From the records below, extract only the lines running from the line with "checked before assigning)." to the line with "rounded to the", both lines included, reproducing them exactly.

[Saved entries]
%%

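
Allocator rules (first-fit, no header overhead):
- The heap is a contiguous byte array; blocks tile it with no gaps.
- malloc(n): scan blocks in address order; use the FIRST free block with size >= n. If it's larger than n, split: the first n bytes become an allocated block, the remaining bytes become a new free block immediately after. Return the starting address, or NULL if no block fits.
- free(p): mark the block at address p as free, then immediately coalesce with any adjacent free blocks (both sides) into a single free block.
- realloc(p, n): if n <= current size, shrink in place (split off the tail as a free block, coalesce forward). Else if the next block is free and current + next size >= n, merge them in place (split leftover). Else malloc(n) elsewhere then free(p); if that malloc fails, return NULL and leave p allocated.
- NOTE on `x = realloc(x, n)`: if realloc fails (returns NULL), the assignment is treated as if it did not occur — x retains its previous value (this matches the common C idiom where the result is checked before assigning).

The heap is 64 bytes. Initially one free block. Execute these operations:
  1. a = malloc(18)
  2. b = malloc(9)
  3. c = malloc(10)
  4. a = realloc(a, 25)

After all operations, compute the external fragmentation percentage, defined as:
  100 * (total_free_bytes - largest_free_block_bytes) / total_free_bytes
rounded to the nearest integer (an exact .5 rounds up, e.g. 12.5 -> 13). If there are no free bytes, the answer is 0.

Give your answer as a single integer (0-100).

Op 1: a = malloc(18) -> a = 0; heap: [0-17 ALLOC][18-63 FREE]
Op 2: b = malloc(9) -> b = 18; heap: [0-17 ALLOC][18-26 ALLOC][27-63 FREE]
Op 3: c = malloc(10) -> c = 27; heap: [0-17 ALLOC][18-26 ALLOC][27-36 ALLOC][37-63 FREE]
Op 4: a = realloc(a, 25) -> a = 37; heap: [0-17 FREE][18-26 ALLOC][27-36 ALLOC][37-61 ALLOC][62-63 FREE]
Free blocks: [18 2] total_free=20 largest=18 -> 100*(20-18)/20 = 200/20 = 10

Answer: 10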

%%

**OUTPUT OF THE EXERCISE:**
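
- NOTE on `x = realloc(x, n)`: if realloc fails (returns NULL), the assignment is treated as if it did not occur — x retains its previous value (this matches the common C idiom where the result is checked before assigning).

The heap is 64 bytes. Initially one free block. Execute these operations:
  1. a = malloc(18)
  2. b = malloc(9)
  3. c = malloc(10)
  4. a = realloc(a, 25)

After all operations, compute the external fragmentation percentage, defined as:
  100 * (total_free_bytes - largest_free_block_bytes) / total_free_bytes
rounded to the nearest integer (an exact .5 rounds up, e.g. 12.5 -> 13). If there are no free bytes, the answer is 0.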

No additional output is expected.